→ **Brief**: Every record is to be returned as written, with no omissions.

===== Records to process

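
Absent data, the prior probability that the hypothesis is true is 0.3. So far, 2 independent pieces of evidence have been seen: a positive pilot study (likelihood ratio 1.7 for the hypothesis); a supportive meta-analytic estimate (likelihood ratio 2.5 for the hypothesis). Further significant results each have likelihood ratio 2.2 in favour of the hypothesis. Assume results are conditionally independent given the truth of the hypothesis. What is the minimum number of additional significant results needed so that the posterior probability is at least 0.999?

Prior odds = 0.3/0.7 = 3/7.
Combined Bayes factor of the evidence already in hand = 1.7 × 2.5 = 4.25.
Odds after that evidence = (3/7) × 4.25 = 51/28.
Target odds = 0.999/0.001 = 999.
Need 2.2ⁿ ≥ 999 ÷ (51/28) = 9324/17.
2.2⁷ = 19487171/78125 falls short of 9324/17 but 2.2⁸ = 214358881/390625 reaches it, so n = 8.

8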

==========

→ **Result for this exercise**:
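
Absent data, the prior probability that the hypothesis is true is 0.3. So far, 2 independent pieces of evidence have been seen: a positive pilot study (likelihood ratio 1.7 for the hypothesis); a supportive meta-analytic estimate (likelihood ratio 2.5 for the hypothesis). Further significant results each have likelihood ratio 2.2 in favour of the hypothesis. Assume results are conditionally independent given the truth of the hypothesis. What is the minimum number of additional significant results needed so that the posterior probability is at least 0.999?

Prior odds = 0.3/0.7 = 3/7.
Combined Bayes factor of the evidence already in hand = 1.7 × 2.5 = 4.25.
Odds after that evidence = (3/7) × 4.25 = 51/28.
Target odds = 0.999/0.001 = 999.
Need 2.2ⁿ ≥ 999 ÷ (51/28) = 9324/17.
2.2⁷ = 19487171/78125 falls short of 9324/17 but 2.2⁸ = 214358881/390625 reaches it, so n = 8.

8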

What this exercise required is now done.